*** Opening Record set ***
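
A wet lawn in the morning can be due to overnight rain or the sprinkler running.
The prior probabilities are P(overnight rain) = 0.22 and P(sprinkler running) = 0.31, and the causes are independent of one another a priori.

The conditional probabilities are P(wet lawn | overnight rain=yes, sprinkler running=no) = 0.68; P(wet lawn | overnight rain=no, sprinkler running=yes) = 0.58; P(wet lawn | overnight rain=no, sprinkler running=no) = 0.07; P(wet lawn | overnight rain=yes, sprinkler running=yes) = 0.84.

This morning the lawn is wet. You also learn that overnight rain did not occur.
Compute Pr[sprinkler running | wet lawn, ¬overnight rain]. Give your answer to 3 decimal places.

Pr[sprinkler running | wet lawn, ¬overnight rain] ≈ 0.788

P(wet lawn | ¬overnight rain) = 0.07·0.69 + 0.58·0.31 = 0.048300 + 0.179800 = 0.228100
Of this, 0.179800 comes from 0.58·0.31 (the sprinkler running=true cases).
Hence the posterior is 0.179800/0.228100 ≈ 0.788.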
*** Closing Record set ***
What is needed is an exact repetition of all the entries above.

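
A wet lawn in the morning can be due to overnight rain or the sprinkler running.
The prior probabilities are P(overnight rain) = 0.22 and P(sprinkler running) = 0.31, and the causes are independent of one another a priori.

The conditional probabilities are P(wet lawn | overnight rain=yes, sprinkler running=no) = 0.68; P(wet lawn | overnight rain=no, sprinkler running=yes) = 0.58; P(wet lawn | overnight rain=no, sprinkler running=no) = 0.07; P(wet lawn | overnight rain=yes, sprinkler running=yes) = 0.84.

This morning the lawn is wet. You also learn that overnight rain did not occur.
Compute Pr[sprinkler running | wet lawn, ¬overnight rain]. Give your answer to 3 decimal places.

Pr[sprinkler running | wet lawn, ¬overnight rain] ≈ 0.788

P(wet lawn | ¬overnight rain) = 0.07·0.69 + 0.58·0.31 = 0.048300 + 0.179800 = 0.228100
Of this, 0.179800 comes from 0.58·0.31 (the sprinkler running=true cases).
Hence the posterior is 0.179800/0.228100 ≈ 0.788.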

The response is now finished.